> [Aim of the task]
Report the lines of the data below that contain the string "points".

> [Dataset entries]
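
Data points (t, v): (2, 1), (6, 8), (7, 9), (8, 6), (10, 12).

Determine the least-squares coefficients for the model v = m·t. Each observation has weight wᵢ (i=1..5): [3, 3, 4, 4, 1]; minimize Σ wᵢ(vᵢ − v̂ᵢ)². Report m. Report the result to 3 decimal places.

m = 1.063

Forming AᵀWA = [[672]] and AᵀWv = [714]ᵀ gives AᵀWA·[m]ᵀ = AᵀWv.
Hence m = 714 / 672 ≈ 1.0625.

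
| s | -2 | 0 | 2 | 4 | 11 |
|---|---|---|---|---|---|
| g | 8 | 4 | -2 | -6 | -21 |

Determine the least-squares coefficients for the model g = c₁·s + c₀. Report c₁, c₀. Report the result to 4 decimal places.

Setting ∂/∂c₁ … = 0 gives: 145·c₁ + 15·c₀ = -275;  15·c₁ + 5·c₀ = -17.
det = 145·5 − 15² = 500.
c₁ = ((-275)·5 − 15·(-17))/500 = -56/25; c₀ = (145·(-17) − 15·(-275))/500 = 83/25.

c₁ = -2.2400, c₀ = 3.3200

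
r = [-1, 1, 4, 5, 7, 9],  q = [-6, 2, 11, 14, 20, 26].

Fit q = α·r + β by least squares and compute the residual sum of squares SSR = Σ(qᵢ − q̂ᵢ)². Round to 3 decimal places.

From the data, Σr·r = 173, Σr = 25, Σ1 = 6.
Moment sums: Σr·q = 496, Σq = 67.
Determinant 173·6 − 25² = 413.
α = (496·6 − 25·67)/413 = 1301/413; β = (173·67 − 25·496)/413 = -809/413.
Residuals: -368/413, 334/413, 148/413, 86/413, -38/413, -162/413; SSR = 736/413.

SSR = 1.782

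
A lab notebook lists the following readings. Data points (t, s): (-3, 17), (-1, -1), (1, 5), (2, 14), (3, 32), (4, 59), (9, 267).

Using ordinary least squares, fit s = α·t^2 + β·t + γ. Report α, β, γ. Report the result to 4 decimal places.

Sums needed: Σt^2·t^2 = 6997, Σt^2·t = 801, Σt^2 = 121, Σt·t = 121, Σt = 15, Σ1 = 7.
Right-hand side: Σt^2·s = 23072, Σt·s = 2718, Σs = 393.
Solving the 3×3 system (Gaussian elimination) gives α = 1506055/498498, β = 447383/166166, γ = -35468/19173.

α = 3.0212, β = 2.6924, γ = -1.8499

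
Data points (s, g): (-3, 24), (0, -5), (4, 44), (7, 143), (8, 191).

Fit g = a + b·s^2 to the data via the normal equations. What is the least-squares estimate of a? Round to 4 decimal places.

The normal equations are: 5·a + 138·b = 397;  138·a + 6834·b = 20151.
(Σ1 = 5, Σs^2 = 138, Σs^2·s^2 = 6834, Σg = 397, Σs^2·g = 20151.)
det = 5·6834 − 138² = 15126.
a = (397·6834 − 138·20151)/15126 = -11290/2521; b = (5·20151 − 138·397)/15126 = 15323/5042.

a = -4.4784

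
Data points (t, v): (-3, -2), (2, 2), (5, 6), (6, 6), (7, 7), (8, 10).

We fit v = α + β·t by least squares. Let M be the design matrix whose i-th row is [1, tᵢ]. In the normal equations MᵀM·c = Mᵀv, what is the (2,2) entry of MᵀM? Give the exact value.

187

Row 2 ↔ basis t, column 2 ↔ basis t, so (MᵀM)_{2,2} = Σᵢ (t)·(t) = (-3)·(-3) + (2)·(2) + (5)·(5) + (6)·(6) + (7)·(7) + (8)·(8) = 187.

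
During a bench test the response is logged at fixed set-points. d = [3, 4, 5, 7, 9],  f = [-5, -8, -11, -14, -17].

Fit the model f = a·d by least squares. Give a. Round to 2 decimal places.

a = -1.96

Sums needed: Σd·d = 180.
Right-hand side: Σd·f = -353.
Hence a = -353 / 180 ≈ -1.96111.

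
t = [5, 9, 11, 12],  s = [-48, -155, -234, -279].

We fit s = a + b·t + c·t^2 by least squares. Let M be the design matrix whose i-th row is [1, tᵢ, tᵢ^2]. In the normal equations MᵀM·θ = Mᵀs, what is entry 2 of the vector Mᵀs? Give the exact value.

-7557

Entry 2 ↔ basis t, so (Mᵀs)_{2} = Σᵢ (t)·sᵢ = (5)·(-48) + (9)·(-155) + (11)·(-234) + (12)·(-279) = -7557.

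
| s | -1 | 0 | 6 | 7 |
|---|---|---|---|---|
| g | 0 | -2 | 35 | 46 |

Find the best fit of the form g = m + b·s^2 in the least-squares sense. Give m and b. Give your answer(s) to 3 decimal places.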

> [Response area]
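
Data points (t, v): (2, 1), (6, 8), (7, 9), (8, 6), (10, 12).
A lab notebook lists the following readings. Data points (t, s): (-3, 17), (-1, -1), (1, 5), (2, 14), (3, 32), (4, 59), (9, 267).
Data points (s, g): (-3, 24), (0, -5), (4, 44), (7, 143), (8, 191).
Data points (t, v): (-3, -2), (2, 2), (5, 6), (6, 6), (7, 7), (8, 10).
During a bench test the response is logged at fixed set-points. d = [3, 4, 5, 7, 9],  f = [-5, -8, -11, -14, -17].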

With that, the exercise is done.